INSTRUCTIONS TO FOLLOW
Word for word, write out all of the entries that follow.

EXTRACTED MATERIAL
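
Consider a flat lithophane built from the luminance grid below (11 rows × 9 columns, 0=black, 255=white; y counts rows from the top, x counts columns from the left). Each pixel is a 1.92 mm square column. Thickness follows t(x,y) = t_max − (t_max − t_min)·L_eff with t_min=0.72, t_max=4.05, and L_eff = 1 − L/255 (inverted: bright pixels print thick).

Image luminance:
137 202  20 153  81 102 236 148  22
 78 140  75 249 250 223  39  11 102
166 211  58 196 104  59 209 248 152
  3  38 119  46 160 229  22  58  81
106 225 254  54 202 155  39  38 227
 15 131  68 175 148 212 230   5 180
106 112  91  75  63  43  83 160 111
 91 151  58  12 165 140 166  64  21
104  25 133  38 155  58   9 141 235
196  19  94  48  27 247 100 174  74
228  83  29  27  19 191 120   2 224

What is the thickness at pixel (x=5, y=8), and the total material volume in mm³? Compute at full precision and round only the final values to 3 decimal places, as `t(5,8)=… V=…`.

t(5,8)=1.477 V=811.708

span = t_max - t_min = 4.05 - 0.72 = 3.330
L(5,8) = 58, L_eff = 1 - 58/255 = 0.772549 (inverted)
t(5,8) = 4.05 - 3.330·0.772549 = 1.477
Σt over all 11·9 pixels = 1871613/8500 ≈ 220.1897647
V = pitch²·Σt = 1.92²·1871613/8500 = 811.708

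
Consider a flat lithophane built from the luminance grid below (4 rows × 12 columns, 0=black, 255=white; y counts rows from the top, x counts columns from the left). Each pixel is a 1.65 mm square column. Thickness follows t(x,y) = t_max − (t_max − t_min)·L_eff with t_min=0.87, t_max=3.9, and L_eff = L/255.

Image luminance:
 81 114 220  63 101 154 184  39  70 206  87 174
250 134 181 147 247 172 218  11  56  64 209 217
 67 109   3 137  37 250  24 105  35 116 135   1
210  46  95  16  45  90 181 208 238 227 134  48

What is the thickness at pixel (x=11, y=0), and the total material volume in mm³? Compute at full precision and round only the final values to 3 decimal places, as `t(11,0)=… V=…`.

t(11,0)=1.832 V=316.977

span = t_max - t_min = 3.9 - 0.87 = 3.030
L(11,0) = 174, L_eff = 174/255 = 0.682353
t(11,0) = 3.9 - 3.030·0.682353 = 1.832
Σt over all 4·12 pixels = 247411/2125 ≈ 116.4287059
V = pitch²·Σt = 1.65²·247411/2125 = 316.977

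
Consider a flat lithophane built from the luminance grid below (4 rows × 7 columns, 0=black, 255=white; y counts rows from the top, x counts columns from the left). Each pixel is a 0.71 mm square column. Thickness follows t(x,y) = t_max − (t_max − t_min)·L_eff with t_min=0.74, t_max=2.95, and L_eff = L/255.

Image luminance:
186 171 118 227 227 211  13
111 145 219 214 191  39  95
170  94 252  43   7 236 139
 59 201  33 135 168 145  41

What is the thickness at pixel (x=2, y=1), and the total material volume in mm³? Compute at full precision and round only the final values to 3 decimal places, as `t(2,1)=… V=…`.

span = t_max - t_min = 2.95 - 0.74 = 2.210
L(2,1) = 219, L_eff = 219/255 = 0.858824
t(2,1) = 2.95 - 2.210·0.858824 = 1.052
Σt over all 4·7 pixels = 7333/150 ≈ 48.8866667
V = pitch²·Σt = 0.71²·7333/150 = 24.644

t(2,1)=1.052 V=24.644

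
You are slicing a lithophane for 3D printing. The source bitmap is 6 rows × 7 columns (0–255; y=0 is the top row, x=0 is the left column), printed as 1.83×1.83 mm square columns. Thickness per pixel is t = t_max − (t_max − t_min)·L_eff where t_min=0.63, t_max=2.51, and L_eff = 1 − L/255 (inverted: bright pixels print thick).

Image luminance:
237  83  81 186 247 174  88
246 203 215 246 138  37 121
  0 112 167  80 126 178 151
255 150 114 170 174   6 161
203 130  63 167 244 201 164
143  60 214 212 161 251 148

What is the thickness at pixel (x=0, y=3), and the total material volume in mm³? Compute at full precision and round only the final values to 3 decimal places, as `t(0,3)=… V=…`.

span = t_max - t_min = 2.51 - 0.63 = 1.880
L(0,3) = 255, L_eff = 1 - 255/255 = 0.000000 (inverted)
t(0,3) = 2.51 - 1.880·0.000000 = 2.510
Σt over all 6·7 pixels = 316341/4250 ≈ 74.4331765
V = pitch²·Σt = 1.83²·316341/4250 = 249.269

t(0,3)=2.510 V=249.269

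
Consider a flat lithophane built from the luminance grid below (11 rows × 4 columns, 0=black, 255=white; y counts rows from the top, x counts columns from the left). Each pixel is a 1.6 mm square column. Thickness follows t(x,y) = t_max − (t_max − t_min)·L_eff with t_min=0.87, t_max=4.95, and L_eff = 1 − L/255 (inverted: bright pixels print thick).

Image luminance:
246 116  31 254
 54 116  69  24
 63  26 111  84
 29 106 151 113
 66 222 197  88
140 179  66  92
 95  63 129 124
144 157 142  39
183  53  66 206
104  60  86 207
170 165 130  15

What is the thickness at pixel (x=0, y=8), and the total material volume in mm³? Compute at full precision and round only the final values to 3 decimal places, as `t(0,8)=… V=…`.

t(0,8)=3.798 V=302.019

span = t_max - t_min = 4.95 - 0.87 = 4.080
L(0,8) = 183, L_eff = 1 - 183/255 = 0.282353 (inverted)
t(0,8) = 4.95 - 4.080·0.282353 = 3.798
Σt over all 11·4 pixels = 117.976
V = pitch²·Σt = 1.6²·117.976 = 302.019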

ANSWER FOR THE TASK
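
Consider a flat lithophane built from the luminance grid below (11 rows × 9 columns, 0=black, 255=white; y counts rows from the top, x counts columns from the left). Each pixel is a 1.92 mm square column. Thickness follows t(x,y) = t_max − (t_max − t_min)·L_eff with t_min=0.72, t_max=4.05, and L_eff = 1 − L/255 (inverted: bright pixels print thick).

Image luminance:
137 202  20 153  81 102 236 148  22
 78 140  75 249 250 223  39  11 102
166 211  58 196 104  59 209 248 152
  3  38 119  46 160 229  22  58  81
106 225 254  54 202 155  39  38 227
 15 131  68 175 148 212 230   5 180
106 112  91  75  63  43  83 160 111
 91 151  58  12 165 140 166  64  21
104  25 133  38 155  58   9 141 235
196  19  94  48  27 247 100 174  74
228  83  29  27  19 191 120   2 224

What is the thickness at pixel (x=5, y=8), and the total material volume in mm³? Compute at full precision and round only the final values to 3 decimal places, as `t(5,8)=… V=…`.

t(5,8)=1.477 V=811.708

span = t_max - t_min = 4.05 - 0.72 = 3.330
L(5,8) = 58, L_eff = 1 - 58/255 = 0.772549 (inverted)
t(5,8) = 4.05 - 3.330·0.772549 = 1.477
Σt over all 11·9 pixels = 1871613/8500 ≈ 220.1897647
V = pitch²·Σt = 1.92²·1871613/8500 = 811.708

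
Consider a flat lithophane built from the luminance grid below (4 rows × 12 columns, 0=black, 255=white; y counts rows from the top, x counts columns from the left). Each pixel is a 1.65 mm square column. Thickness follows t(x,y) = t_max − (t_max − t_min)·L_eff with t_min=0.87, t_max=3.9, and L_eff = L/255.

Image luminance:
 81 114 220  63 101 154 184  39  70 206  87 174
250 134 181 147 247 172 218  11  56  64 209 217
 67 109   3 137  37 250  24 105  35 116 135   1
210  46  95  16  45  90 181 208 238 227 134  48

What is the thickness at pixel (x=11, y=0), and the total material volume in mm³? Compute at full precision and round only the final values to 3 decimal places, as `t(11,0)=… V=…`.

t(11,0)=1.832 V=316.977

span = t_max - t_min = 3.9 - 0.87 = 3.030
L(11,0) = 174, L_eff = 174/255 = 0.682353
t(11,0) = 3.9 - 3.030·0.682353 = 1.832
Σt over all 4·12 pixels = 247411/2125 ≈ 116.4287059
V = pitch²·Σt = 1.65²·247411/2125 = 316.977

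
Consider a flat lithophane built from the luminance grid below (4 rows × 7 columns, 0=black, 255=white; y counts rows from the top, x counts columns from the left). Each pixel is a 0.71 mm square column. Thickness follows t(x,y) = t_max − (t_max − t_min)·L_eff with t_min=0.74, t_max=2.95, and L_eff = L/255.

Image luminance:
186 171 118 227 227 211  13
111 145 219 214 191  39  95
170  94 252  43   7 236 139
 59 201  33 135 168 145  41

What is the thickness at pixel (x=2, y=1), and the total material volume in mm³? Compute at full precision and round only the final values to 3 decimal places, as `t(2,1)=… V=…`.

span = t_max - t_min = 2.95 - 0.74 = 2.210
L(2,1) = 219, L_eff = 219/255 = 0.858824
t(2,1) = 2.95 - 2.210·0.858824 = 1.052
Σt over all 4·7 pixels = 7333/150 ≈ 48.8866667
V = pitch²·Σt = 0.71²·7333/150 = 24.644

t(2,1)=1.052 V=24.644

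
You are slicing a lithophane for 3D printing. The source bitmap is 6 rows × 7 columns (0–255; y=0 is the top row, x=0 is the left column), printed as 1.83×1.83 mm square columns. Thickness per pixel is t = t_max − (t_max − t_min)·L_eff where t_min=0.63, t_max=2.51, and L_eff = 1 − L/255 (inverted: bright pixels print thick).

Image luminance:
237  83  81 186 247 174  88
246 203 215 246 138  37 121
  0 112 167  80 126 178 151
255 150 114 170 174   6 161
203 130  63 167 244 201 164
143  60 214 212 161 251 148

What is the thickness at pixel (x=0, y=3), and the total material volume in mm³? Compute at full precision and round only the final values to 3 decimal places, as `t(0,3)=… V=…`.

span = t_max - t_min = 2.51 - 0.63 = 1.880
L(0,3) = 255, L_eff = 1 - 255/255 = 0.000000 (inverted)
t(0,3) = 2.51 - 1.880·0.000000 = 2.510
Σt over all 6·7 pixels = 316341/4250 ≈ 74.4331765
V = pitch²·Σt = 1.83²·316341/4250 = 249.269

t(0,3)=2.510 V=249.269

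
Consider a flat lithophane built from the luminance grid below (11 rows × 4 columns, 0=black, 255=white; y counts rows from the top, x counts columns from the left). Each pixel is a 1.6 mm square column. Thickness follows t(x,y) = t_max − (t_max − t_min)·L_eff with t_min=0.87, t_max=4.95, and L_eff = 1 − L/255 (inverted: bright pixels print thick).

Image luminance:
246 116  31 254
 54 116  69  24
 63  26 111  84
 29 106 151 113
 66 222 197  88
140 179  66  92
 95  63 129 124
144 157 142  39
183  53  66 206
104  60  86 207
170 165 130  15

What is the thickness at pixel (x=0, y=8), and the total material volume in mm³? Compute at full precision and round only the final values to 3 decimal places, as `t(0,8)=… V=…`.

t(0,8)=3.798 V=302.019

span = t_max - t_min = 4.95 - 0.87 = 4.080
L(0,8) = 183, L_eff = 1 - 183/255 = 0.282353 (inverted)
t(0,8) = 4.95 - 4.080·0.282353 = 3.798
Σt over all 11·4 pixels = 117.976
V = pitch²·Σt = 1.6²·117.976 = 302.019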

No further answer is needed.